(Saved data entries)
════════════════════

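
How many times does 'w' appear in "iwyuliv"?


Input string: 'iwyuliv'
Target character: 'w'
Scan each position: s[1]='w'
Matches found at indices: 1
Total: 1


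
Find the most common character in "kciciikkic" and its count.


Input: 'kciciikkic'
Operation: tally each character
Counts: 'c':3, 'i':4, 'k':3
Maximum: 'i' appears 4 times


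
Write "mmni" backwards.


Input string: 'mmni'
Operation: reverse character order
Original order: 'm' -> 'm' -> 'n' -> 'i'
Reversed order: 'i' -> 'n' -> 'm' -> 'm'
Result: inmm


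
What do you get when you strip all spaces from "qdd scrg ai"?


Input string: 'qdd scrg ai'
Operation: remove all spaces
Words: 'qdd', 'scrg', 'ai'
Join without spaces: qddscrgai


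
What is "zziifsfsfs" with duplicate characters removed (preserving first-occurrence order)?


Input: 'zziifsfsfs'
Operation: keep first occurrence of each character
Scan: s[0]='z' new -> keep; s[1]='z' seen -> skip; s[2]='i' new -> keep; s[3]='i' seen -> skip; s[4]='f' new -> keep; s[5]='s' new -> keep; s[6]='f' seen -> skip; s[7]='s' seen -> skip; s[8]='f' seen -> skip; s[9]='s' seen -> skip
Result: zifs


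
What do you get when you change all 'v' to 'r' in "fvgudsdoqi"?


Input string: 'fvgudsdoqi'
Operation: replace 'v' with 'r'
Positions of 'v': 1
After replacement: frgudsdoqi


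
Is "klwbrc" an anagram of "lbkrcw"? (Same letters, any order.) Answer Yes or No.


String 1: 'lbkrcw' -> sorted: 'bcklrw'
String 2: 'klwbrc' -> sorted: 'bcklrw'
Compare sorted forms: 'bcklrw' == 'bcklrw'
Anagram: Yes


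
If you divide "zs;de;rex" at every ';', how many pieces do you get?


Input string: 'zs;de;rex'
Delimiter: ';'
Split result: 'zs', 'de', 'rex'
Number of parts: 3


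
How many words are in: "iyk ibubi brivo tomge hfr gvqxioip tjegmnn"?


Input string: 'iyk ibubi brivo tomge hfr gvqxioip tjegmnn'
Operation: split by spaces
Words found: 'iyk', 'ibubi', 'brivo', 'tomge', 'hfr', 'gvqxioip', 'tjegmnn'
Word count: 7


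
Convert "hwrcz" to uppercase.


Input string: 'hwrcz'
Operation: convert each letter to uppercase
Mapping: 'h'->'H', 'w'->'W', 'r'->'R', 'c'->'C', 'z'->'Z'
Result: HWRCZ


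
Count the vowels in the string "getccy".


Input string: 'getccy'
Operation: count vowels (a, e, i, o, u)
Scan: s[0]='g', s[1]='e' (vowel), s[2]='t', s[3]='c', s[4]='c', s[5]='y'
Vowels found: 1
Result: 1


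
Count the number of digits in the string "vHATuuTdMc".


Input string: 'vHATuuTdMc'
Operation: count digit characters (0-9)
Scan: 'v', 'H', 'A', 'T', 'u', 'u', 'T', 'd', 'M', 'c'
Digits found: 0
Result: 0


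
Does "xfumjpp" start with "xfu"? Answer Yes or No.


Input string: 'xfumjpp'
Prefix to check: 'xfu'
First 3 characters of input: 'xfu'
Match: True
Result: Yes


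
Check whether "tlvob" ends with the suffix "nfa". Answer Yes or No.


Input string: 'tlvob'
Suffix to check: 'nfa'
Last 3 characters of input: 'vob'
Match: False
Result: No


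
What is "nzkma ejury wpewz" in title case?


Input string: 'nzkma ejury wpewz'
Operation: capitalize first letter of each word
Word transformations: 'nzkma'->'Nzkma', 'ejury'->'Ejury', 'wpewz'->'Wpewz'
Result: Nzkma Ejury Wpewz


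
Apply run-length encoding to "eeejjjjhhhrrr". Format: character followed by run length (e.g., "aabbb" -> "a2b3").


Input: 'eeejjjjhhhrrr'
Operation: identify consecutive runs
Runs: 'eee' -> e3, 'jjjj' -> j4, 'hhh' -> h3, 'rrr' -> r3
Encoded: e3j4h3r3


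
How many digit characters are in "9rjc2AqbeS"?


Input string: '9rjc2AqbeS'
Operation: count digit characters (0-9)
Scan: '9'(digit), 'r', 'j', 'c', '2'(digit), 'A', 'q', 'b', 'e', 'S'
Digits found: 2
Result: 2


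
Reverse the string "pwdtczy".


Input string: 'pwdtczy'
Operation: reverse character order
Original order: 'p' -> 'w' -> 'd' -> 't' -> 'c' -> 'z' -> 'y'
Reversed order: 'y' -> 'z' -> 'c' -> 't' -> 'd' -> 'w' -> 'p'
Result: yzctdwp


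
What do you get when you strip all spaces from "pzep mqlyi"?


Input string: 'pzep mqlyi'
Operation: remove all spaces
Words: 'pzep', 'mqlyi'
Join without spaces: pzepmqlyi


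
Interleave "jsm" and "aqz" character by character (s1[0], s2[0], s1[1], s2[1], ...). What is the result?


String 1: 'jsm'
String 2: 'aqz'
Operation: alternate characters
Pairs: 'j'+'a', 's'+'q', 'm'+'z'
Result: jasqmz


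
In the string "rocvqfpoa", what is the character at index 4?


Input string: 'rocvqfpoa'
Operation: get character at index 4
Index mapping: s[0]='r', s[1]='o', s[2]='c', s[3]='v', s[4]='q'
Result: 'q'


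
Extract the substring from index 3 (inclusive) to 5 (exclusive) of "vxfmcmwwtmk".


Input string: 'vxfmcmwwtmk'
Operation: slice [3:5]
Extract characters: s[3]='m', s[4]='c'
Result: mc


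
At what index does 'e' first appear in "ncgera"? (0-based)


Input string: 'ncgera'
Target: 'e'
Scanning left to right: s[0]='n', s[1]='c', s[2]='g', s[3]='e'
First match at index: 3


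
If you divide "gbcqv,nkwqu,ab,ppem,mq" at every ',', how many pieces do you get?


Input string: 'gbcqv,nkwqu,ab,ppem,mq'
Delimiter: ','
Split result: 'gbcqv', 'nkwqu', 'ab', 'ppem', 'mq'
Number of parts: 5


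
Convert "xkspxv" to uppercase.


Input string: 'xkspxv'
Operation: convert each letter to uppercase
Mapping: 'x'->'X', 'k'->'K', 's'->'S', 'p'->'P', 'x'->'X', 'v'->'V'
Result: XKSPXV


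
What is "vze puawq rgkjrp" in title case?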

════════════════════

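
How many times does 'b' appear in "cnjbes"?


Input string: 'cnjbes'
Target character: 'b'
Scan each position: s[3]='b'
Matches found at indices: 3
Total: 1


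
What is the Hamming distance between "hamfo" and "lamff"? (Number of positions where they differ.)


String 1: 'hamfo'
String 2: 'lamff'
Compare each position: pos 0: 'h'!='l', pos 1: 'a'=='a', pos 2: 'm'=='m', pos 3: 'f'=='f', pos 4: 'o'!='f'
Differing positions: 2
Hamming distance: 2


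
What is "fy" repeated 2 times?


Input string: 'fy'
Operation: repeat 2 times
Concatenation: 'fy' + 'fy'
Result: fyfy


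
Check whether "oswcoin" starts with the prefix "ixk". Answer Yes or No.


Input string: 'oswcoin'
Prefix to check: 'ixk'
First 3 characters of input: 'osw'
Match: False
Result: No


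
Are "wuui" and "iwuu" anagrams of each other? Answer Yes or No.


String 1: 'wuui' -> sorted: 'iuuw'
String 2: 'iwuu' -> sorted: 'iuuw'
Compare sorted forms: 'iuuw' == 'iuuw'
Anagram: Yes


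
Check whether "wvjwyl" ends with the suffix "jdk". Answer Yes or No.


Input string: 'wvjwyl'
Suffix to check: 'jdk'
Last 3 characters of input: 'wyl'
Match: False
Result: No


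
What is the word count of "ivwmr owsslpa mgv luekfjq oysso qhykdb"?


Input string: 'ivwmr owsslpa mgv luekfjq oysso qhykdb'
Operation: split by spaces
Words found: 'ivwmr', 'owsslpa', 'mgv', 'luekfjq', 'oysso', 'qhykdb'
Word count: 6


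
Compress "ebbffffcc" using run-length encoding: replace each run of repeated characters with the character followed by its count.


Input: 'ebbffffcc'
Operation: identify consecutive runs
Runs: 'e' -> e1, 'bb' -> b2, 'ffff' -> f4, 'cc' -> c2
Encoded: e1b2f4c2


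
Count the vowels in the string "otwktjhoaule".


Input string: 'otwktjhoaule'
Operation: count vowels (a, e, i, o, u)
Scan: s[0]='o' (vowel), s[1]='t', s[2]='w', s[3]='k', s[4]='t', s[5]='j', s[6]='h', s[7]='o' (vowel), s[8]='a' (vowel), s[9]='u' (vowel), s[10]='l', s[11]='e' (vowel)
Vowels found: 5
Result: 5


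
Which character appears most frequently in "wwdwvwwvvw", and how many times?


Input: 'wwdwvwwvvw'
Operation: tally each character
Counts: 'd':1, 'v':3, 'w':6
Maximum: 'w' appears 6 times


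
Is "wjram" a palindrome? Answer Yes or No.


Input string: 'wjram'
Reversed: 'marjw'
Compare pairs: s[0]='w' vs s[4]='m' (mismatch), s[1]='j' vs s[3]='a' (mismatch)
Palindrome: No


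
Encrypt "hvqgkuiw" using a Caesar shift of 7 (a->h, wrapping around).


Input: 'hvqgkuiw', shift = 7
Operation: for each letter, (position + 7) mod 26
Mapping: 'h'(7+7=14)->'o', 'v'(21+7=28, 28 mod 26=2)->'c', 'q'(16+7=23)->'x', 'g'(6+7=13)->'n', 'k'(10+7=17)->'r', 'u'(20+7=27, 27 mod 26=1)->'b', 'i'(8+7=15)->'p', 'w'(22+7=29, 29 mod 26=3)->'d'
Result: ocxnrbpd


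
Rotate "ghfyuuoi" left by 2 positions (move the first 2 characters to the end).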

════════════════════

**What is being asked**
Give back precisely the lines above that start at the line containing "(a->h, wrapping around)." and end at the line containing "to the end).", inclusive. No other lines belong in the output.

**Answer area**
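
Encrypt "hvqgkuiw" using a Caesar shift of 7 (a->h, wrapping around).


Input: 'hvqgkuiw', shift = 7
Operation: for each letter, (position + 7) mod 26
Mapping: 'h'(7+7=14)->'o', 'v'(21+7=28, 28 mod 26=2)->'c', 'q'(16+7=23)->'x', 'g'(6+7=13)->'n', 'k'(10+7=17)->'r', 'u'(20+7=27, 27 mod 26=1)->'b', 'i'(8+7=15)->'p', 'w'(22+7=29, 29 mod 26=3)->'d'
Result: ocxnrbpd


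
Rotate "ghfyuuoi" left by 2 positions (move the first 2 characters to the end).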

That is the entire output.